_Task item_
Give again, word for word, every line in the entries below from the line with "Let 𝐐(√(-203)) have" up to and including the line with "Take the quadratic number field ℚ(sqrt(-111))", and no other line.

'''

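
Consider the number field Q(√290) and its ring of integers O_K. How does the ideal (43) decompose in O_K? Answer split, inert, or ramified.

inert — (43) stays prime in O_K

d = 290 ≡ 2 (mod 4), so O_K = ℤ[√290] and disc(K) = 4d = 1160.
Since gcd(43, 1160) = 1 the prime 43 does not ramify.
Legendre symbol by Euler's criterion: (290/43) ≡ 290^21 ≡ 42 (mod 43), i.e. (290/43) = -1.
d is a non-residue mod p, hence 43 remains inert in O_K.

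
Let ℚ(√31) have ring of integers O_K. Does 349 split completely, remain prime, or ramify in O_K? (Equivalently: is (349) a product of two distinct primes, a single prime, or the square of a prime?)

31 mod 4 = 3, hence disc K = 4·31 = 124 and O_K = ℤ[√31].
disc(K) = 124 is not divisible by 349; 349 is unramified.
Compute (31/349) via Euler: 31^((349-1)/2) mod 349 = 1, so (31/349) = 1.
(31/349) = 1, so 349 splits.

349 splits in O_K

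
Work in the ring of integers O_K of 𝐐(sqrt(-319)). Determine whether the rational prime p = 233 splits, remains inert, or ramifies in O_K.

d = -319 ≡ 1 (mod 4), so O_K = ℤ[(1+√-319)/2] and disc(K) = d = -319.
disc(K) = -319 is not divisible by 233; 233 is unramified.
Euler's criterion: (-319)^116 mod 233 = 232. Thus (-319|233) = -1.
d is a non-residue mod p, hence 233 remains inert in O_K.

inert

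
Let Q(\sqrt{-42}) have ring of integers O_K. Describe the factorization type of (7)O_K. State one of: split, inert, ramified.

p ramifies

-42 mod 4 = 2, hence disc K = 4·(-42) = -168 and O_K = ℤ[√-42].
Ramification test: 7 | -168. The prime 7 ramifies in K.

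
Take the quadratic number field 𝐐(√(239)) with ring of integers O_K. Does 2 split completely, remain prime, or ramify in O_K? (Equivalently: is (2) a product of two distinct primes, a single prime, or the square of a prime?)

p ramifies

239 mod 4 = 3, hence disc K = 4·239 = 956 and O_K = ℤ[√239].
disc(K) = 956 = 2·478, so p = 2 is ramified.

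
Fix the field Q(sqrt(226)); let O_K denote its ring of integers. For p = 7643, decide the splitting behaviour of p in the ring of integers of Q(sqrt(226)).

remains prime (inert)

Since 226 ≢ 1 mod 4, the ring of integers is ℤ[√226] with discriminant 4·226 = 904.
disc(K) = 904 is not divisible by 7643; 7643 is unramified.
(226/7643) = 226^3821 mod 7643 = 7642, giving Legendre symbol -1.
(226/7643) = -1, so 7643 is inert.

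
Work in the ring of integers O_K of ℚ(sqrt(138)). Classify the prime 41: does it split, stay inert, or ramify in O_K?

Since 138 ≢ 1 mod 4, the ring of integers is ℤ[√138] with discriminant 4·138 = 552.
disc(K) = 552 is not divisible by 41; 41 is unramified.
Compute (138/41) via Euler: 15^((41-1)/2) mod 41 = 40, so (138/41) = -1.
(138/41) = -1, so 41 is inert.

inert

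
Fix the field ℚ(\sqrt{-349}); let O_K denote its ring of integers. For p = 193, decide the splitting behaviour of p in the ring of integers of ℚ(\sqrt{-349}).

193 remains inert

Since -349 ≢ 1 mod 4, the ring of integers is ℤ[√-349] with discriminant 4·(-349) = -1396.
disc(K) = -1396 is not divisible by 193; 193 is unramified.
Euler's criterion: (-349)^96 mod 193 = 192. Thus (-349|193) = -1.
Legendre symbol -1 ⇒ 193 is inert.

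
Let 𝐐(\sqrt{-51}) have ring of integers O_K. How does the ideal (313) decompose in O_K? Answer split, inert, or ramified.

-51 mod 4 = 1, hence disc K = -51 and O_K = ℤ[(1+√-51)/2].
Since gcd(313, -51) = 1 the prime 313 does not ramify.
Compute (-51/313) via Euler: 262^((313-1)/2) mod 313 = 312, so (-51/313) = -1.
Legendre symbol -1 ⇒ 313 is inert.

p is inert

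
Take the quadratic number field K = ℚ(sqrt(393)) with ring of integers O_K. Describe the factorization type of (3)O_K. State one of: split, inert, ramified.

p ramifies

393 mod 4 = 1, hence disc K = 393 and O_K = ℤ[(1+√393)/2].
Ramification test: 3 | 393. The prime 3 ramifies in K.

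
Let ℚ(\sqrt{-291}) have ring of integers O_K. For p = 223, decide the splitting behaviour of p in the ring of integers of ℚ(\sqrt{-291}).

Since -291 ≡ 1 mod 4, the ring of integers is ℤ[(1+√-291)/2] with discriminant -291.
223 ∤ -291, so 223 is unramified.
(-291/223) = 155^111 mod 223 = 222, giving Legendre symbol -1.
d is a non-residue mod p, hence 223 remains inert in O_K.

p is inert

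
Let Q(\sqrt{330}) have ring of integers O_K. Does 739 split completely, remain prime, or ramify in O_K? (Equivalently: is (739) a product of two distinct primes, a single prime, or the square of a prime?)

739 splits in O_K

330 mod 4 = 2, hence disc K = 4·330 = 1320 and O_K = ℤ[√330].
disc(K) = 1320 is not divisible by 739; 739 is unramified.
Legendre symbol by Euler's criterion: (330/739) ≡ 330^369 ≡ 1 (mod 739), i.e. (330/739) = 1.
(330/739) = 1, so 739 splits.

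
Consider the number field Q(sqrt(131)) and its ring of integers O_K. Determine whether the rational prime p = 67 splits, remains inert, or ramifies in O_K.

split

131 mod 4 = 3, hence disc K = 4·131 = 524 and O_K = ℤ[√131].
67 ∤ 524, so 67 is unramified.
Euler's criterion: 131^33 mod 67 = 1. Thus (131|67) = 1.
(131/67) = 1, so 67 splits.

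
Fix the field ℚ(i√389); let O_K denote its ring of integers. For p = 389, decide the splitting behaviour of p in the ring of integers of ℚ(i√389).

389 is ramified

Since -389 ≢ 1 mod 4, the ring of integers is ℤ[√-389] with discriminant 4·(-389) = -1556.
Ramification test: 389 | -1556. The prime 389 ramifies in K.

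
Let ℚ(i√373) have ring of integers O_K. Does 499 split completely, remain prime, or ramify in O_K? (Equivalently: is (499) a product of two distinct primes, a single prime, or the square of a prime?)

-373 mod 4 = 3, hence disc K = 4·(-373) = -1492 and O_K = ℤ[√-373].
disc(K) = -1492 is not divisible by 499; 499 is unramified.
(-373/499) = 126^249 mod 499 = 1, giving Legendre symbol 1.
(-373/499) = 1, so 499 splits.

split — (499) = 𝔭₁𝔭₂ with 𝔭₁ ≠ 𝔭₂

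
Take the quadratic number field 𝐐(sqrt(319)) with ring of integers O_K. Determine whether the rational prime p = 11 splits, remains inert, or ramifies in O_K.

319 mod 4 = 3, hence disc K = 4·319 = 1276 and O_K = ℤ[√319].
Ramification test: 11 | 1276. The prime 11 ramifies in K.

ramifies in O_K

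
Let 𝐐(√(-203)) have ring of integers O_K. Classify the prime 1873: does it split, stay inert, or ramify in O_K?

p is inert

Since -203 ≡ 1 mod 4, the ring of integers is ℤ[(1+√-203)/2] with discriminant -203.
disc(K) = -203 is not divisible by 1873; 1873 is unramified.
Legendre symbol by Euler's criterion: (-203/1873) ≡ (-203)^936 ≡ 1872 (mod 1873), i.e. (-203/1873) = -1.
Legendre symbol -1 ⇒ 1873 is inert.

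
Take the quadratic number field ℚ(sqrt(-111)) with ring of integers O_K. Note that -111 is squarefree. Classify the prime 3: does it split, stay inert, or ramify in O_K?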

'''
'''

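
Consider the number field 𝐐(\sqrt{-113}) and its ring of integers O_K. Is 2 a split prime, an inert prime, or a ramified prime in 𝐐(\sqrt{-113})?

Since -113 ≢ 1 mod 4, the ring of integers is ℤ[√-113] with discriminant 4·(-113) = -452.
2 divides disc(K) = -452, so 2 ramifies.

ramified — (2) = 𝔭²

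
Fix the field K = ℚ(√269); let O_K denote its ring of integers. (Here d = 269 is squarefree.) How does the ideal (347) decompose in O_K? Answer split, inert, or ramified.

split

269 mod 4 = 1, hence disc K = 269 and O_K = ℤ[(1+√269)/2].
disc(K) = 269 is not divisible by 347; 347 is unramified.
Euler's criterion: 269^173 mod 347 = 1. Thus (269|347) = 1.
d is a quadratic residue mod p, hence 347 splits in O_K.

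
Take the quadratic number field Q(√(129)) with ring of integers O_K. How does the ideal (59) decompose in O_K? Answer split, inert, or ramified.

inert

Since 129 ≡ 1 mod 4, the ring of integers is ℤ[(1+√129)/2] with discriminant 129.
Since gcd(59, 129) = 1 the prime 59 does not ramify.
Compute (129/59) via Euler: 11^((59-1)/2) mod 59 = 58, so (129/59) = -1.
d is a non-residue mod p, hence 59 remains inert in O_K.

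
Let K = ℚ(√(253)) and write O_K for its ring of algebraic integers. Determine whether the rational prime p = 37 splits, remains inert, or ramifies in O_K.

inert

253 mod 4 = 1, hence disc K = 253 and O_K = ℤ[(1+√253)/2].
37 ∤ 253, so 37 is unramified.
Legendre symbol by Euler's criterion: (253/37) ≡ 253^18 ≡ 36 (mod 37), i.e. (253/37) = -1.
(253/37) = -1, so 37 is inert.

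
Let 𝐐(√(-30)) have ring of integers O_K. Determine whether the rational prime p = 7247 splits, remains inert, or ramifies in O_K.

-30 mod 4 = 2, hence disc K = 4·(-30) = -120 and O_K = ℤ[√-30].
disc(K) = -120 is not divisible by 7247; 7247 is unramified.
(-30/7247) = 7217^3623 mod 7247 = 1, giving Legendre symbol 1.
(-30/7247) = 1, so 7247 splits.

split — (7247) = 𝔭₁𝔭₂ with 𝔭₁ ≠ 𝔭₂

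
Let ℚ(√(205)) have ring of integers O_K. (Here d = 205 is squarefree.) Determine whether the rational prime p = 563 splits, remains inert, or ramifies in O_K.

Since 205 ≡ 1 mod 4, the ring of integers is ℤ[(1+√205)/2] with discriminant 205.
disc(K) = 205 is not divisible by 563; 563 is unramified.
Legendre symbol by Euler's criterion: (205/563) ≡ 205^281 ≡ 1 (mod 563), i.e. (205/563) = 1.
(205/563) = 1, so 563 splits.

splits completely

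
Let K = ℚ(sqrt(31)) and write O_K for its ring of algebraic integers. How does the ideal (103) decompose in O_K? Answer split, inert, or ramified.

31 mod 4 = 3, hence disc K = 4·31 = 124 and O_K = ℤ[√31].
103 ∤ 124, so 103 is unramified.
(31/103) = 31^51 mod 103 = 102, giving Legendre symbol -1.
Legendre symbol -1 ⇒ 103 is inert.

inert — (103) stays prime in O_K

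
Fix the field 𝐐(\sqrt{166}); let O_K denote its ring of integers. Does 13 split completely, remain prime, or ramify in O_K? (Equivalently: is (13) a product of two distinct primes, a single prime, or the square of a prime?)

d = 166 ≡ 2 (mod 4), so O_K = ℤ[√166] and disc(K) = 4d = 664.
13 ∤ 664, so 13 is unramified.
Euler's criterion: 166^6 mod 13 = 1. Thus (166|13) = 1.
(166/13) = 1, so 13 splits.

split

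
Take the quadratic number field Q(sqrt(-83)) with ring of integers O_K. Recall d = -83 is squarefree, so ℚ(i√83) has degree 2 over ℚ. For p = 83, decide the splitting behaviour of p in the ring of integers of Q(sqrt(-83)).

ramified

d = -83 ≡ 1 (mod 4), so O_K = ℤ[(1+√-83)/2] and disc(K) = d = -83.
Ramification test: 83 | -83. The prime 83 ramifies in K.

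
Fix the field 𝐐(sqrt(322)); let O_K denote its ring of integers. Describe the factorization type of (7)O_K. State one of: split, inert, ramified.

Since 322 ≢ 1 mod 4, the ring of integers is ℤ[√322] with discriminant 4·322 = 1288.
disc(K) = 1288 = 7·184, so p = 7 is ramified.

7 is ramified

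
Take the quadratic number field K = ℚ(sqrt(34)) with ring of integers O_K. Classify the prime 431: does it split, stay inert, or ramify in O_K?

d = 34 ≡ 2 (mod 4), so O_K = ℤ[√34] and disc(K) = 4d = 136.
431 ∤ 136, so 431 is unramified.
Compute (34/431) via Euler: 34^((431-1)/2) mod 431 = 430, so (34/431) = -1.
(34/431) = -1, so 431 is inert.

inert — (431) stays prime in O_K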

'''
'''

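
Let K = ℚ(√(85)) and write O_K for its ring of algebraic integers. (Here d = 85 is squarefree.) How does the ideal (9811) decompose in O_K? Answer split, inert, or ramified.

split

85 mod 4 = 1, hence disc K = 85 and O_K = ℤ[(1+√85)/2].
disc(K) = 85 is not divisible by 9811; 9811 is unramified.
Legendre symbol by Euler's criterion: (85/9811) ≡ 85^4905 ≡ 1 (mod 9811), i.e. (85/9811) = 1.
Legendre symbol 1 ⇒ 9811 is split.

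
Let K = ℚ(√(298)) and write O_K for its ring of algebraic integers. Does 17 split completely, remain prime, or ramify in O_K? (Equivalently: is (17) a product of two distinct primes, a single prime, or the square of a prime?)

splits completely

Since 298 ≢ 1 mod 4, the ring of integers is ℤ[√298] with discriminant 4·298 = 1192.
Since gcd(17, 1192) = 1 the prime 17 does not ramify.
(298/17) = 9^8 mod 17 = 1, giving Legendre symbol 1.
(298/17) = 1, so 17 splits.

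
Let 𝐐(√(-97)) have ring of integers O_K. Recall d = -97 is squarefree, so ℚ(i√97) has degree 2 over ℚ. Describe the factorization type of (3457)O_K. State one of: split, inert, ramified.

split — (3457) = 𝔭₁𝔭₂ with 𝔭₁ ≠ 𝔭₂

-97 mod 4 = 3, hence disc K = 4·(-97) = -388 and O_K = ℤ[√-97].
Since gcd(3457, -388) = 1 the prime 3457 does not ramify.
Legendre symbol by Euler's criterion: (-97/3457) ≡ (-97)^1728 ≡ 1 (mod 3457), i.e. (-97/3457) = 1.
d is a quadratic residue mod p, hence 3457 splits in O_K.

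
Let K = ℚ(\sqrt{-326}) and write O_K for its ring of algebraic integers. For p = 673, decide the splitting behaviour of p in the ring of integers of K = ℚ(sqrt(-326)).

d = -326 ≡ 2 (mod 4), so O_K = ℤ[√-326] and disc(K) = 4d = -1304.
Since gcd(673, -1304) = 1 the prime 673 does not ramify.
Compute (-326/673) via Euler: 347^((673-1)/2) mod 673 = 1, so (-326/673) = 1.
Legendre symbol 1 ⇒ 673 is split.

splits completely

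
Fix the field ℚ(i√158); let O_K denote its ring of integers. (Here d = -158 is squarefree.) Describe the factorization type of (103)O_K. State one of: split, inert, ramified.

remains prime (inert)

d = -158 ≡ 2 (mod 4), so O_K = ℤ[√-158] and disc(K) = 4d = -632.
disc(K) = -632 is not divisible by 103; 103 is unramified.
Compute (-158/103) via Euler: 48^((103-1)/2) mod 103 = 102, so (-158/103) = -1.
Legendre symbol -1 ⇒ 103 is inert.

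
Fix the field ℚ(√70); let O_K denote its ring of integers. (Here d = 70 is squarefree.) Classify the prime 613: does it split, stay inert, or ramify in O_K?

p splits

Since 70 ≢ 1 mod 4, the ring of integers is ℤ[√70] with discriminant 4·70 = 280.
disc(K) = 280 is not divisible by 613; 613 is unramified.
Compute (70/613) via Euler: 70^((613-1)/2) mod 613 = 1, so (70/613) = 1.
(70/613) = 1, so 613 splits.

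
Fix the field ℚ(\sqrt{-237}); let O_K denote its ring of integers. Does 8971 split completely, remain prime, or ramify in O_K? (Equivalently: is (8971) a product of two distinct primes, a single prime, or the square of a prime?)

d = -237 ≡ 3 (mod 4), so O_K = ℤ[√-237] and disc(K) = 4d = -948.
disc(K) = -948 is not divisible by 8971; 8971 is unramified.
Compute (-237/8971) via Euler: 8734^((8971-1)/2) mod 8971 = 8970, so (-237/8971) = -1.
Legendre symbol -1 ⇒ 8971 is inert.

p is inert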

'''

_Answer_
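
Let 𝐐(√(-203)) have ring of integers O_K. Classify the prime 1873: does it split, stay inert, or ramify in O_K?

p is inert

Since -203 ≡ 1 mod 4, the ring of integers is ℤ[(1+√-203)/2] with discriminant -203.
disc(K) = -203 is not divisible by 1873; 1873 is unramified.
Legendre symbol by Euler's criterion: (-203/1873) ≡ (-203)^936 ≡ 1872 (mod 1873), i.e. (-203/1873) = -1.
Legendre symbol -1 ⇒ 1873 is inert.

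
Take the quadratic number field ℚ(sqrt(-111)) with ring of integers O_K. Note that -111 is squarefree. Classify the prime 3: does it split, stay inert, or ramify in O_K?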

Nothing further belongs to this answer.